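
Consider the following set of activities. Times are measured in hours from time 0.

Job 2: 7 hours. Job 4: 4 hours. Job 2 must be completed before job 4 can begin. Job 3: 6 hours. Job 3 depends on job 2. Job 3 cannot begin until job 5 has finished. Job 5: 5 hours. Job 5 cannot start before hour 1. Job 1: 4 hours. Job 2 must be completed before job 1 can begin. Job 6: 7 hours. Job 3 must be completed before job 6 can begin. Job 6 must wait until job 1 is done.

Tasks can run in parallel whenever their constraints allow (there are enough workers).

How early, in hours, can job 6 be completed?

20

Job 5 cannot begin until its own release at hour 1. It runs from hour 1 to 1 + 5 = hour 6.
Job 2 can start immediately at hour 0; it finishes at hour 7.
Job 3 needs all of job 2 (finishes hour 7); job 5 (finishes hour 6). That puts its earliest start at hour 7; it finishes at 7 + 6 = hour 13.
After job 2 (finishes hour 7), job 1 can start at hour 7 and finishes at hour 11.
For job 6: job 3 (finishes hour 13); job 1 (finishes hour 11). Taking the maximum gives a start of hour 13, and it finishes at 13 + 7 = hour 20.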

Task statement: Write out every record above, word for word.

Answer to this exercise:
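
Consider the following set of activities. Times are measured in hours from time 0.

Job 2: 7 hours. Job 4: 4 hours. Job 2 must be completed before job 4 can begin. Job 3: 6 hours. Job 3 depends on job 2. Job 3 cannot begin until job 5 has finished. Job 5: 5 hours. Job 5 cannot start before hour 1. Job 1: 4 hours. Job 2 must be completed before job 1 can begin. Job 6: 7 hours. Job 3 must be completed before job 6 can begin. Job 6 must wait until job 1 is done.

Tasks can run in parallel whenever their constraints allow (there are enough workers).

How early, in hours, can job 6 be completed?

20

Job 5 cannot begin until its own release at hour 1. It runs from hour 1 to 1 + 5 = hour 6.
Job 2 can start immediately at hour 0; it finishes at hour 7.
Job 3 needs all of job 2 (finishes hour 7); job 5 (finishes hour 6). That puts its earliest start at hour 7; it finishes at 7 + 6 = hour 13.
After job 2 (finishes hour 7), job 1 can start at hour 7 and finishes at hour 11.
For job 6: job 3 (finishes hour 13); job 1 (finishes hour 11). Taking the maximum gives a start of hour 13, and it finishes at 13 + 7 = hour 20.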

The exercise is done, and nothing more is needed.